▶ **Assignment**
Transcribe the records below exactly, from their first line through the line containing "Take α = 985/2378". Omit every line after it.

▶ **Data**

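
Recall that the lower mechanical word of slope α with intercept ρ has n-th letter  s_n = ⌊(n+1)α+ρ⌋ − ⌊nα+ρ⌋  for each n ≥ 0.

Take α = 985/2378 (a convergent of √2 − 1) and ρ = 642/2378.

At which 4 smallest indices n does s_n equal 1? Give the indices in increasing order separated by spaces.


n=0: ⌊1627/2378⌋−⌊642/2378⌋ = 0−0 = 0
n=1: ⌊2612/2378⌋−⌊1627/2378⌋ = 1−0 = 1  ← one
n=2: ⌊3597/2378⌋−⌊2612/2378⌋ = 1−1 = 0
n=3: ⌊4582/2378⌋−⌊3597/2378⌋ = 1−1 = 0
n=4: ⌊5567/2378⌋−⌊4582/2378⌋ = 2−1 = 1  ← one
n=5: ⌊6552/2378⌋−⌊5567/2378⌋ = 2−2 = 0
n=6: ⌊7537/2378⌋−⌊6552/2378⌋ = 3−2 = 1  ← one
n=7: ⌊8522/2378⌋−⌊7537/2378⌋ = 3−3 = 0
n=8: ⌊9507/2378⌋−⌊8522/2378⌋ = 3−3 = 0
n=9: ⌊10492/2378⌋−⌊9507/2378⌋ = 4−3 = 1  ← one
positions of the first 4 ones: 1 4 6 9

1 4 6 9


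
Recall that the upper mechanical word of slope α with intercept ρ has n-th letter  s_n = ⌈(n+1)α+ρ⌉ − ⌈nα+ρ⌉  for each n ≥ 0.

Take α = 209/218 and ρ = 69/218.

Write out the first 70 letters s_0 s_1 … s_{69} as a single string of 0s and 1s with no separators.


n=0: ⌈(1·209+69)/218⌉ − ⌈(0·209+69)/218⌉ = ⌈278/218⌉ − ⌈69/218⌉ = 2 − 1 = 1
n=1: ⌈(2·209+69)/218⌉ − ⌈(1·209+69)/218⌉ = ⌈487/218⌉ − ⌈278/218⌉ = 3 − 2 = 1
n=2: ⌈(3·209+69)/218⌉ − ⌈(2·209+69)/218⌉ = ⌈696/218⌉ − ⌈487/218⌉ = 4 − 3 = 1
n=3: ⌈(4·209+69)/218⌉ − ⌈(3·209+69)/218⌉ = ⌈905/218⌉ − ⌈696/218⌉ = 5 − 4 = 1
n=4: ⌈(5·209+69)/218⌉ − ⌈(4·209+69)/218⌉ = ⌈1114/218⌉ − ⌈905/218⌉ = 6 − 5 = 1
n=5: ⌈(6·209+69)/218⌉ − ⌈(5·209+69)/218⌉ = ⌈1323/218⌉ − ⌈1114/218⌉ = 7 − 6 = 1
n=6: ⌈(7·209+69)/218⌉ − ⌈(6·209+69)/218⌉ = ⌈1532/218⌉ − ⌈1323/218⌉ = 8 − 7 = 1
n=7: ⌈(8·209+69)/218⌉ − ⌈(7·209+69)/218⌉ = ⌈1741/218⌉ − ⌈1532/218⌉ = 8 − 8 = 0
n=8: ⌈(9·209+69)/218⌉ − ⌈(8·209+69)/218⌉ = ⌈1950/218⌉ − ⌈1741/218⌉ = 9 − 8 = 1
n=9: ⌈(10·209+69)/218⌉ − ⌈(9·209+69)/218⌉ = ⌈2159/218⌉ − ⌈1950/218⌉ = 10 − 9 = 1
n=10: ⌈(11·209+69)/218⌉ − ⌈(10·209+69)/218⌉ = ⌈2368/218⌉ − ⌈2159/218⌉ = 11 − 10 = 1
n=11: ⌈(12·209+69)/218⌉ − ⌈(11·209+69)/218⌉ = ⌈2577/218⌉ − ⌈2368/218⌉ = 12 − 11 = 1
n=12: ⌈(13·209+69)/218⌉ − ⌈(12·209+69)/218⌉ = ⌈2786/218⌉ − ⌈2577/218⌉ = 13 − 12 = 1
n=13: ⌈(14·209+69)/218⌉ − ⌈(13·209+69)/218⌉ = ⌈2995/218⌉ − ⌈2786/218⌉ = 14 − 13 = 1
n=14: ⌈(15·209+69)/218⌉ − ⌈(14·209+69)/218⌉ = ⌈3204/218⌉ − ⌈2995/218⌉ = 15 − 14 = 1
n=15: ⌈(16·209+69)/218⌉ − ⌈(15·209+69)/218⌉ = ⌈3413/218⌉ − ⌈3204/218⌉ = 16 − 15 = 1
n=16: ⌈(17·209+69)/218⌉ − ⌈(16·209+69)/218⌉ = ⌈3622/218⌉ − ⌈3413/218⌉ = 17 − 16 = 1
n=17: ⌈(18·209+69)/218⌉ − ⌈(17·209+69)/218⌉ = ⌈3831/218⌉ − ⌈3622/218⌉ = 18 − 17 = 1
n=18: ⌈(19·209+69)/218⌉ − ⌈(18·209+69)/218⌉ = ⌈4040/218⌉ − ⌈3831/218⌉ = 19 − 18 = 1
n=19: ⌈(20·209+69)/218⌉ − ⌈(19·209+69)/218⌉ = ⌈4249/218⌉ − ⌈4040/218⌉ = 20 − 19 = 1
n=20: ⌈(21·209+69)/218⌉ − ⌈(20·209+69)/218⌉ = ⌈4458/218⌉ − ⌈4249/218⌉ = 21 − 20 = 1
n=21: ⌈(22·209+69)/218⌉ − ⌈(21·209+69)/218⌉ = ⌈4667/218⌉ − ⌈4458/218⌉ = 22 − 21 = 1
n=22: ⌈(23·209+69)/218⌉ − ⌈(22·209+69)/218⌉ = ⌈4876/218⌉ − ⌈4667/218⌉ = 23 − 22 = 1
n=23: ⌈(24·209+69)/218⌉ − ⌈(23·209+69)/218⌉ = ⌈5085/218⌉ − ⌈4876/218⌉ = 24 − 23 = 1
n=24: ⌈(25·209+69)/218⌉ − ⌈(24·209+69)/218⌉ = ⌈5294/218⌉ − ⌈5085/218⌉ = 25 − 24 = 1
n=25: ⌈(26·209+69)/218⌉ − ⌈(25·209+69)/218⌉ = ⌈5503/218⌉ − ⌈5294/218⌉ = 26 − 25 = 1
n=26: ⌈(27·209+69)/218⌉ − ⌈(26·209+69)/218⌉ = ⌈5712/218⌉ − ⌈5503/218⌉ = 27 − 26 = 1
n=27: ⌈(28·209+69)/218⌉ − ⌈(27·209+69)/218⌉ = ⌈5921/218⌉ − ⌈5712/218⌉ = 28 − 27 = 1
n=28: ⌈(29·209+69)/218⌉ − ⌈(28·209+69)/218⌉ = ⌈6130/218⌉ − ⌈5921/218⌉ = 29 − 28 = 1
n=29: ⌈(30·209+69)/218⌉ − ⌈(29·209+69)/218⌉ = ⌈6339/218⌉ − ⌈6130/218⌉ = 30 − 29 = 1
n=30: ⌈(31·209+69)/218⌉ − ⌈(30·209+69)/218⌉ = ⌈6548/218⌉ − ⌈6339/218⌉ = 31 − 30 = 1
n=31: ⌈(32·209+69)/218⌉ − ⌈(31·209+69)/218⌉ = ⌈6757/218⌉ − ⌈6548/218⌉ = 31 − 31 = 0
n=32: ⌈(33·209+69)/218⌉ − ⌈(32·209+69)/218⌉ = ⌈6966/218⌉ − ⌈6757/218⌉ = 32 − 31 = 1
n=33: ⌈(34·209+69)/218⌉ − ⌈(33·209+69)/218⌉ = ⌈7175/218⌉ − ⌈6966/218⌉ = 33 − 32 = 1
n=34: ⌈(35·209+69)/218⌉ − ⌈(34·209+69)/218⌉ = ⌈7384/218⌉ − ⌈7175/218⌉ = 34 − 33 = 1
n=35: ⌈(36·209+69)/218⌉ − ⌈(35·209+69)/218⌉ = ⌈7593/218⌉ − ⌈7384/218⌉ = 35 − 34 = 1
n=36: ⌈(37·209+69)/218⌉ − ⌈(36·209+69)/218⌉ = ⌈7802/218⌉ − ⌈7593/218⌉ = 36 − 35 = 1
n=37: ⌈(38·209+69)/218⌉ − ⌈(37·209+69)/218⌉ = ⌈8011/218⌉ − ⌈7802/218⌉ = 37 − 36 = 1
n=38: ⌈(39·209+69)/218⌉ − ⌈(38·209+69)/218⌉ = ⌈8220/218⌉ − ⌈8011/218⌉ = 38 − 37 = 1
n=39: ⌈(40·209+69)/218⌉ − ⌈(39·209+69)/218⌉ = ⌈8429/218⌉ − ⌈8220/218⌉ = 39 − 38 = 1
n=40: ⌈(41·209+69)/218⌉ − ⌈(40·209+69)/218⌉ = ⌈8638/218⌉ − ⌈8429/218⌉ = 40 − 39 = 1
n=41: ⌈(42·209+69)/218⌉ − ⌈(41·209+69)/218⌉ = ⌈8847/218⌉ − ⌈8638/218⌉ = 41 − 40 = 1
n=42: ⌈(43·209+69)/218⌉ − ⌈(42·209+69)/218⌉ = ⌈9056/218⌉ − ⌈8847/218⌉ = 42 − 41 = 1
n=43: ⌈(44·209+69)/218⌉ − ⌈(43·209+69)/218⌉ = ⌈9265/218⌉ − ⌈9056/218⌉ = 43 − 42 = 1
n=44: ⌈(45·209+69)/218⌉ − ⌈(44·209+69)/218⌉ = ⌈9474/218⌉ − ⌈9265/218⌉ = 44 − 43 = 1
n=45: ⌈(46·209+69)/218⌉ − ⌈(45·209+69)/218⌉ = ⌈9683/218⌉ − ⌈9474/218⌉ = 45 − 44 = 1
n=46: ⌈(47·209+69)/218⌉ − ⌈(46·209+69)/218⌉ = ⌈9892/218⌉ − ⌈9683/218⌉ = 46 − 45 = 1
n=47: ⌈(48·209+69)/218⌉ − ⌈(47·209+69)/218⌉ = ⌈10101/218⌉ − ⌈9892/218⌉ = 47 − 46 = 1
n=48: ⌈(49·209+69)/218⌉ − ⌈(48·209+69)/218⌉ = ⌈10310/218⌉ − ⌈10101/218⌉ = 48 − 47 = 1
n=49: ⌈(50·209+69)/218⌉ − ⌈(49·209+69)/218⌉ = ⌈10519/218⌉ − ⌈10310/218⌉ = 49 − 48 = 1
n=50: ⌈(51·209+69)/218⌉ − ⌈(50·209+69)/218⌉ = ⌈10728/218⌉ − ⌈10519/218⌉ = 50 − 49 = 1
n=51: ⌈(52·209+69)/218⌉ − ⌈(51·209+69)/218⌉ = ⌈10937/218⌉ − ⌈10728/218⌉ = 51 − 50 = 1
n=52: ⌈(53·209+69)/218⌉ − ⌈(52·209+69)/218⌉ = ⌈11146/218⌉ − ⌈10937/218⌉ = 52 − 51 = 1
n=53: ⌈(54·209+69)/218⌉ − ⌈(53·209+69)/218⌉ = ⌈11355/218⌉ − ⌈11146/218⌉ = 53 − 52 = 1
n=54: ⌈(55·209+69)/218⌉ − ⌈(54·209+69)/218⌉ = ⌈11564/218⌉ − ⌈11355/218⌉ = 54 − 53 = 1
n=55: ⌈(56·209+69)/218⌉ − ⌈(55·209+69)/218⌉ = ⌈11773/218⌉ − ⌈11564/218⌉ = 55 − 54 = 1
n=56: ⌈(57·209+69)/218⌉ − ⌈(56·209+69)/218⌉ = ⌈11982/218⌉ − ⌈11773/218⌉ = 55 − 55 = 0
n=57: ⌈(58·209+69)/218⌉ − ⌈(57·209+69)/218⌉ = ⌈12191/218⌉ − ⌈11982/218⌉ = 56 − 55 = 1
n=58: ⌈(59·209+69)/218⌉ − ⌈(58·209+69)/218⌉ = ⌈12400/218⌉ − ⌈12191/218⌉ = 57 − 56 = 1
n=59: ⌈(60·209+69)/218⌉ − ⌈(59·209+69)/218⌉ = ⌈12609/218⌉ − ⌈12400/218⌉ = 58 − 57 = 1
n=60: ⌈(61·209+69)/218⌉ − ⌈(60·209+69)/218⌉ = ⌈12818/218⌉ − ⌈12609/218⌉ = 59 − 58 = 1
n=61: ⌈(62·209+69)/218⌉ − ⌈(61·209+69)/218⌉ = ⌈13027/218⌉ − ⌈12818/218⌉ = 60 − 59 = 1
n=62: ⌈(63·209+69)/218⌉ − ⌈(62·209+69)/218⌉ = ⌈13236/218⌉ − ⌈13027/218⌉ = 61 − 60 = 1
n=63: ⌈(64·209+69)/218⌉ − ⌈(63·209+69)/218⌉ = ⌈13445/218⌉ − ⌈13236/218⌉ = 62 − 61 = 1
n=64: ⌈(65·209+69)/218⌉ − ⌈(64·209+69)/218⌉ = ⌈13654/218⌉ − ⌈13445/218⌉ = 63 − 62 = 1
n=65: ⌈(66·209+69)/218⌉ − ⌈(65·209+69)/218⌉ = ⌈13863/218⌉ − ⌈13654/218⌉ = 64 − 63 = 1
n=66: ⌈(67·209+69)/218⌉ − ⌈(66·209+69)/218⌉ = ⌈14072/218⌉ − ⌈13863/218⌉ = 65 − 64 = 1
n=67: ⌈(68·209+69)/218⌉ − ⌈(67·209+69)/218⌉ = ⌈14281/218⌉ − ⌈14072/218⌉ = 66 − 65 = 1
n=68: ⌈(69·209+69)/218⌉ − ⌈(68·209+69)/218⌉ = ⌈14490/218⌉ − ⌈14281/218⌉ = 67 − 66 = 1
n=69: ⌈(70·209+69)/218⌉ − ⌈(69·209+69)/218⌉ = ⌈14699/218⌉ − ⌈14490/218⌉ = 68 − 67 = 1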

▶ **Reply to the task**
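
Recall that the lower mechanical word of slope α with intercept ρ has n-th letter  s_n = ⌊(n+1)α+ρ⌋ − ⌊nα+ρ⌋  for each n ≥ 0.

Take α = 985/2378 (a convergent of √2 − 1) and ρ = 642/2378.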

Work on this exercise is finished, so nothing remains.